#### [THE RECORDS]
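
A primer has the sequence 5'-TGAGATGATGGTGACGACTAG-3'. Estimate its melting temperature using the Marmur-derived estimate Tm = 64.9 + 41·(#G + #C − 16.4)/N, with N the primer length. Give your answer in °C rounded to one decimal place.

52.4°C

Base counts: A=6, T=5, G=8, C=2; G+C = 10, N = 21.
Tm = 64.9 + 41·(10 − 16.4)/21 = 64.9 + -262.40/21 = 52.4°C.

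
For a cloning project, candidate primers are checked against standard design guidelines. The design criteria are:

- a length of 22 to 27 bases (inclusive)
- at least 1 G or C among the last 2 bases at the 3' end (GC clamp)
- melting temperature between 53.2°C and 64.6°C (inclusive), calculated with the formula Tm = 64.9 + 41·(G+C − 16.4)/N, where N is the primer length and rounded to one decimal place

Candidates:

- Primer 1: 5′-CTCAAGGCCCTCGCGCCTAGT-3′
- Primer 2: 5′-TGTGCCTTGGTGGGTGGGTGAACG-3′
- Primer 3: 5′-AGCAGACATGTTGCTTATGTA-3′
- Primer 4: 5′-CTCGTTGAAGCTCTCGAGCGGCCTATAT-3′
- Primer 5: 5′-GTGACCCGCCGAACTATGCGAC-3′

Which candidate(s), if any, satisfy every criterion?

Primer 2 and Primer 5.

Primer 1 (21 nt, A=3 T=4 G=5 C=9): length 21, outside 22–27 ✗; 3' end GT has 1 G/C ✓; Tm = 64.9 + 41·(14 − 16.4)/21 = 60.2°C ✓ — fails.
Primer 2 (24 nt, A=2 T=7 G=12 C=3): length 24 ✓; 3' end CG has 2 G/C ✓; Tm = 64.9 + 41·(15 − 16.4)/24 = 62.5°C ✓ — passes.
Primer 3 (21 nt, A=6 T=7 G=5 C=3): length 21, outside 22–27 ✗; 3' end TA has 0 G/C, need ≥1 ✗; Tm = 64.9 + 41·(8 − 16.4)/21 = 48.5°C, outside 53.2–64.6°C ✗ — fails.
Primer 4 (28 nt, A=5 T=8 G=7 C=8): length 28, outside 22–27 ✗; 3' end AT has 0 G/C, need ≥1 ✗; Tm = 64.9 + 41·(15 − 16.4)/28 = 62.9°C ✓ — fails.
Primer 5 (22 nt, A=5 T=3 G=6 C=8): length 22 ✓; 3' end AC has 1 G/C ✓; Tm = 64.9 + 41·(14 − 16.4)/22 = 60.4°C ✓ — passes.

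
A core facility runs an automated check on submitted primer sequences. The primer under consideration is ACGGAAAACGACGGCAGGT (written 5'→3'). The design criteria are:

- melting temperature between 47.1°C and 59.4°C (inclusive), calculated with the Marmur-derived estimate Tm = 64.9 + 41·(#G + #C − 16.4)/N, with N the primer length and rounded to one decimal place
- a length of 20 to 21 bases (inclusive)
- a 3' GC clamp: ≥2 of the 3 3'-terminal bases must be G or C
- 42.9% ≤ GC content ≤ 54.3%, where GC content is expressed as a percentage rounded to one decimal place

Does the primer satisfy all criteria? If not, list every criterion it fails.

Fails: length, GC content.

Base counts: A=7, T=1, G=7, C=4 (length 19).
Tm: Tm = 64.9 + 41·(11 − 16.4)/19 = 53.2°C ✓
length: length 19, outside 20–21 ✗
GC clamp: 3' end GGT has 2 G/C ✓
GC content: GC 11/19 = 57.9%, outside 42.9–54.3% ✗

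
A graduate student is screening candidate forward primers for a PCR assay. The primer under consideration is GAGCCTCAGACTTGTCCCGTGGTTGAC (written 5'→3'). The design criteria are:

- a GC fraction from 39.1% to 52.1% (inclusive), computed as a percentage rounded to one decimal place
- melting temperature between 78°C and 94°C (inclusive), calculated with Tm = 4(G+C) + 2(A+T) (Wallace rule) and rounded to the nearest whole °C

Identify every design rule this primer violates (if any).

Fails: GC content.

Base counts: A=4, T=7, G=8, C=8 (length 27).
GC content: GC 16/27 = 59.3%, outside 39.1–52.1% ✗
Tm: Tm = 2·11 + 4·16 = 86°C ✓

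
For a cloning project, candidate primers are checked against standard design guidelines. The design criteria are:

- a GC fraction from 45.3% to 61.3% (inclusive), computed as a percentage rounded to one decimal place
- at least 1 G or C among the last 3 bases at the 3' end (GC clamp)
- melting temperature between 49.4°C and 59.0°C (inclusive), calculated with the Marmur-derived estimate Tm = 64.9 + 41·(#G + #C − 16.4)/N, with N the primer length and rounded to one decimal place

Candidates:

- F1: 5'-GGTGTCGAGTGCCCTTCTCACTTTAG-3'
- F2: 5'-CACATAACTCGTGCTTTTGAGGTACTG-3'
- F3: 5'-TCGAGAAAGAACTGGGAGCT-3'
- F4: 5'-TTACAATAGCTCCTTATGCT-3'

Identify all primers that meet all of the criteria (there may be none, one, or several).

F3 only.

F1 (26 nt, A=3 T=9 G=7 C=7): GC 14/26 = 53.8% ✓; 3' end TAG has 1 G/C ✓; Tm = 64.9 + 41·(14 − 16.4)/26 = 61.1°C, outside 49.4–59.0°C ✗ — fails.
F2 (27 nt, A=6 T=9 G=6 C=6): GC 12/27 = 44.4%, outside 45.3–61.3% ✗; 3' end CTG has 2 G/C ✓; Tm = 64.9 + 41·(12 − 16.4)/27 = 58.2°C ✓ — fails.
F3 (20 nt, A=7 T=3 G=7 C=3): GC 10/20 = 50.0% ✓; 3' end GCT has 2 G/C ✓; Tm = 64.9 + 41·(10 − 16.4)/20 = 51.8°C ✓ — passes.
F4 (20 nt, A=5 T=8 G=2 C=5): GC 7/20 = 35.0%, outside 45.3–61.3% ✗; 3' end GCT has 2 G/C ✓; Tm = 64.9 + 41·(7 − 16.4)/20 = 45.6°C, outside 49.4–59.0°C ✗ — fails.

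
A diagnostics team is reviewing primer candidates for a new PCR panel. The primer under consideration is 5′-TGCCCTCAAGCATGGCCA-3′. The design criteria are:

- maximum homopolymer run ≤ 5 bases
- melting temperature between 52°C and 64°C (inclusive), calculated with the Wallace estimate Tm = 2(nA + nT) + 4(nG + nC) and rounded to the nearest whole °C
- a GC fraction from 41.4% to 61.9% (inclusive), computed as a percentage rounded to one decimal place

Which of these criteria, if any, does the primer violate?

Base counts: A=4, T=3, G=4, C=7 (length 18).
homopolymer run: longest run = 3 ✓
Tm: Tm = 2·7 + 4·11 = 58°C ✓
GC content: GC 11/18 = 61.1% ✓

Meets all criteria.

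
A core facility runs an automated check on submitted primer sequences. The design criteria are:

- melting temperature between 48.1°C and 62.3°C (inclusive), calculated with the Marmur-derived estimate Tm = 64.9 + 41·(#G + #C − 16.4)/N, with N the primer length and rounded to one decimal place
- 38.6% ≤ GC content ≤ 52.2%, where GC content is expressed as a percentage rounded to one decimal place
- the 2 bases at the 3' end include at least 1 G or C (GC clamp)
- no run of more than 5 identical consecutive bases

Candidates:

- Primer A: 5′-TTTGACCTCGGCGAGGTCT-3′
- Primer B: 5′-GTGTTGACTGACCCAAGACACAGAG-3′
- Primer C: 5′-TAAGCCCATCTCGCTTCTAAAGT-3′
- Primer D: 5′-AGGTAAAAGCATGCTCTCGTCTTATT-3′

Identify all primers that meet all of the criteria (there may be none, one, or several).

Primer B and Primer C.

Primer A (19 nt, A=2 T=6 G=6 C=5): Tm = 64.9 + 41·(11 − 16.4)/19 = 53.2°C ✓; GC 11/19 = 57.9%, outside 38.6–52.2% ✗; 3' end CT has 1 G/C ✓; longest run = 3 ✓ — fails.
Primer B (25 nt, A=8 T=4 G=7 C=6): Tm = 64.9 + 41·(13 − 16.4)/25 = 59.3°C ✓; GC 13/25 = 52.0% ✓; 3' end AG has 1 G/C ✓; longest run = 3 ✓ — passes.
Primer C (23 nt, A=6 T=7 G=3 C=7): Tm = 64.9 + 41·(10 − 16.4)/23 = 53.5°C ✓; GC 10/23 = 43.5% ✓; 3' end GT has 1 G/C ✓; longest run = 3 ✓ — passes.
Primer D (26 nt, A=7 T=9 G=5 C=5): Tm = 64.9 + 41·(10 − 16.4)/26 = 54.8°C ✓; GC 10/26 = 38.5%, outside 38.6–52.2% ✗; 3' end TT has 0 G/C, need ≥1 ✗; longest run = 4 ✓ — fails.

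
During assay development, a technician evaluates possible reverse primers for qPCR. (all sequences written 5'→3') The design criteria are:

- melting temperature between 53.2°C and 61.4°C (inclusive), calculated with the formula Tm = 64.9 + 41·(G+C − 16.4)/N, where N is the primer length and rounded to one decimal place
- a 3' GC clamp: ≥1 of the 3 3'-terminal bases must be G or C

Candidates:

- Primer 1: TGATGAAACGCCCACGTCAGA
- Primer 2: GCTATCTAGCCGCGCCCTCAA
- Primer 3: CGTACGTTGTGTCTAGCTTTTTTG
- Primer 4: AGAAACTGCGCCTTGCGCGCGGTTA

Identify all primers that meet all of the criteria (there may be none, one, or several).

Primer 1, Primer 2 and Primer 3.

Primer 1 (21 nt, A=7 T=3 G=5 C=6): Tm = 64.9 + 41·(11 − 16.4)/21 = 54.4°C ✓; 3' end AGA has 1 G/C ✓ — passes.
Primer 2 (21 nt, A=4 T=4 G=4 C=9): Tm = 64.9 + 41·(13 − 16.4)/21 = 58.3°C ✓; 3' end CAA has 1 G/C ✓ — passes.
Primer 3 (24 nt, A=2 T=12 G=6 C=4): Tm = 64.9 + 41·(10 − 16.4)/24 = 54.0°C ✓; 3' end TTG has 1 G/C ✓ — passes.
Primer 4 (25 nt, A=5 T=5 G=8 C=7): Tm = 64.9 + 41·(15 − 16.4)/25 = 62.6°C, outside 53.2–61.4°C ✗; 3' end TTA has 0 G/C, need ≥1 ✗ — fails.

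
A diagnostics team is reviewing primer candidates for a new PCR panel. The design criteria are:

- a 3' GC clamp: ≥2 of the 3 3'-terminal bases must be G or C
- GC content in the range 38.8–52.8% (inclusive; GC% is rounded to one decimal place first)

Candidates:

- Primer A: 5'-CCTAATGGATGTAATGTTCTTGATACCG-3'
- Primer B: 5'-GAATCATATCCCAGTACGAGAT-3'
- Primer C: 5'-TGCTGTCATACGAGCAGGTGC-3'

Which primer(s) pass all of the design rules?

Primer A (28 nt, A=7 T=10 G=6 C=5): 3' end CCG has 3 G/C ✓; GC 11/28 = 39.3% ✓ — passes.
Primer B (22 nt, A=8 T=5 G=4 C=5): 3' end GAT has 1 G/C, need ≥2 ✗; GC 9/22 = 40.9% ✓ — fails.
Primer C (21 nt, A=4 T=5 G=7 C=5): 3' end TGC has 2 G/C ✓; GC 12/21 = 57.1%, outside 38.8–52.8% ✗ — fails.

Primer A only.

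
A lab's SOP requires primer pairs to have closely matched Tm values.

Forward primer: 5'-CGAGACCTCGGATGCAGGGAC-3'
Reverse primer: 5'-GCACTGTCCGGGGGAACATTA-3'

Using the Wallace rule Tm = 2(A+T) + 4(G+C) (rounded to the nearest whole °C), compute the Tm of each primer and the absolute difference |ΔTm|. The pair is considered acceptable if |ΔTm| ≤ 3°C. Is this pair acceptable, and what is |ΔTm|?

Forward: A=5 T=2 G=8 C=6 → Tm = 2·7 + 4·14 = 70°C.
Reverse: A=5 T=4 G=7 C=5 → Tm = 2·9 + 4·12 = 66°C.
|ΔTm| = |70 − 66| = 4°C, > 3°C.

|ΔTm| = 4°C; the pair is not acceptable.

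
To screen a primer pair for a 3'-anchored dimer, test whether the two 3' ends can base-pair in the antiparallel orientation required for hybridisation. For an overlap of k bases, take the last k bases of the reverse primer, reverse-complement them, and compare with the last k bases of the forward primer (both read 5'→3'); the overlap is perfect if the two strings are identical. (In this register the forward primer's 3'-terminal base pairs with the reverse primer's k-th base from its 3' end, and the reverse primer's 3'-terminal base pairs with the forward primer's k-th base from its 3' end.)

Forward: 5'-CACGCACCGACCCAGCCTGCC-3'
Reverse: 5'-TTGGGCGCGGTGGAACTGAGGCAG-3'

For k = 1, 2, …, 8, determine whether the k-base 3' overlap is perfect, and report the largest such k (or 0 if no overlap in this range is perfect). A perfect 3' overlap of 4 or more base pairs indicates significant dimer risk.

Longest perfect overlap: 5 complementary base pairs; significant dimer risk (threshold 4).

Last 8 bases (5'→3') — forward …AGCCTGCC, reverse …TGAGGCAG.
Reverse complement of the reverse primer's last 8 bases: CTGCCTCA; its first k bases are the reverse complement of the reverse primer's last k bases, so a perfect k-base overlap needs the forward primer's last k bases to equal them.
Comparing (forward last k vs required): k=1: C vs C ✓; k=2: CC vs CT ✗; k=3: GCC vs CTG ✗; k=4: TGCC vs CTGC ✗; k=5: CTGCC vs CTGCC ✓; k=6: CCTGCC vs CTGCCT ✗; k=7: GCCTGCC vs CTGCCTC ✗; k=8: AGCCTGCC vs CTGCCTCA ✗.
Perfect overlaps at k = 1, 5; the largest is 5.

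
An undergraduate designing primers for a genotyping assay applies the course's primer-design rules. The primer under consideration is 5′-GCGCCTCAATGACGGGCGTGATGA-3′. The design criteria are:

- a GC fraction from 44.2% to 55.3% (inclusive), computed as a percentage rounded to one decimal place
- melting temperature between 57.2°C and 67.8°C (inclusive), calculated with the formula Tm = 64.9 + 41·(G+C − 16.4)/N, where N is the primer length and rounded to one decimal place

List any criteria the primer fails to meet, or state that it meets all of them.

Base counts: A=5, T=4, G=9, C=6 (length 24).
GC content: GC 15/24 = 62.5%, outside 44.2–55.3% ✗
Tm: Tm = 64.9 + 41·(15 − 16.4)/24 = 62.5°C ✓

Fails: GC content.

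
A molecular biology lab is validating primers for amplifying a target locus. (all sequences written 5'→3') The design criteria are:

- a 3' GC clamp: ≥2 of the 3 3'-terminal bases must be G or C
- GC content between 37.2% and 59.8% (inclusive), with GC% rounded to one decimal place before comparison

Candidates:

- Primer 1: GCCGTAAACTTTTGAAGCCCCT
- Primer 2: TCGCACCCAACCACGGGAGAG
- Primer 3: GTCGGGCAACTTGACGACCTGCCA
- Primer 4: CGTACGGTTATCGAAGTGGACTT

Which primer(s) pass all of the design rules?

Primer 1 (22 nt, A=5 T=6 G=4 C=7): 3' end CCT has 2 G/C ✓; GC 11/22 = 50.0% ✓ — passes.
Primer 2 (21 nt, A=6 T=1 G=6 C=8): 3' end GAG has 2 G/C ✓; GC 14/21 = 66.7%, outside 37.2–59.8% ✗ — fails.
Primer 3 (24 nt, A=5 T=4 G=7 C=8): 3' end CCA has 2 G/C ✓; GC 15/24 = 62.5%, outside 37.2–59.8% ✗ — fails.
Primer 4 (23 nt, A=5 T=7 G=7 C=4): 3' end CTT has 1 G/C, need ≥2 ✗; GC 11/23 = 47.8% ✓ — fails.

Primer 1 only.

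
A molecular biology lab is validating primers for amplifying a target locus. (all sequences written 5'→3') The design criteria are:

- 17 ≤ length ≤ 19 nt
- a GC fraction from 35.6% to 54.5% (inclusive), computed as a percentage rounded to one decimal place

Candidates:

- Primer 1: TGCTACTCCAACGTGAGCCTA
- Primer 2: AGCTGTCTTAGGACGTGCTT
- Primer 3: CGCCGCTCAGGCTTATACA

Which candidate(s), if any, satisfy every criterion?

None of the candidates satisfy all criteria.

Primer 1 (21 nt, A=5 T=5 G=4 C=7): length 21, outside 17–19 ✗; GC 11/21 = 52.4% ✓ — fails.
Primer 2 (20 nt, A=3 T=7 G=6 C=4): length 20, outside 17–19 ✗; GC 10/20 = 50.0% ✓ — fails.
Primer 3 (19 nt, A=4 T=4 G=4 C=7): length 19 ✓; GC 11/19 = 57.9%, outside 35.6–54.5% ✗ — fails.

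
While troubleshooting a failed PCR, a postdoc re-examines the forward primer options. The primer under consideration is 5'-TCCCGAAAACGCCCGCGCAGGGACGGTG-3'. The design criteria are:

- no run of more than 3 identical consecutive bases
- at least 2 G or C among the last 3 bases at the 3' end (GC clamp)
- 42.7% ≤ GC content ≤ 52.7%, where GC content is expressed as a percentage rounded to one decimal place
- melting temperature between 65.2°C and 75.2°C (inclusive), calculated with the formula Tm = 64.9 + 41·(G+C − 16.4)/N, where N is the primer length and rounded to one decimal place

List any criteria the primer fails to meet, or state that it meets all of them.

Fails: homopolymer run, GC content.

Base counts: A=6, T=2, G=10, C=10 (length 28).
homopolymer run: longest run = 4, exceeds 3 ✗
GC clamp: 3' end GTG has 2 G/C ✓
GC content: GC 20/28 = 71.4%, outside 42.7–52.7% ✗
Tm: Tm = 64.9 + 41·(20 − 16.4)/28 = 70.2°C ✓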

#### [REQUIREMENT]
Locate the line with "- melting temperature between 65.2°C" in the entries above; extract it and every line after it, verbatim.

#### [SOLUTION TO THIS TASK]
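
- melting temperature between 65.2°C and 75.2°C (inclusive), calculated with the formula Tm = 64.9 + 41·(G+C − 16.4)/N, where N is the primer length and rounded to one decimal place

List any criteria the primer fails to meet, or state that it meets all of them.

Fails: homopolymer run, GC content.

Base counts: A=6, T=2, G=10, C=10 (length 28).
homopolymer run: longest run = 4, exceeds 3 ✗
GC clamp: 3' end GTG has 2 G/C ✓
GC content: GC 20/28 = 71.4%, outside 42.7–52.7% ✗
Tm: Tm = 64.9 + 41·(20 − 16.4)/28 = 70.2°C ✓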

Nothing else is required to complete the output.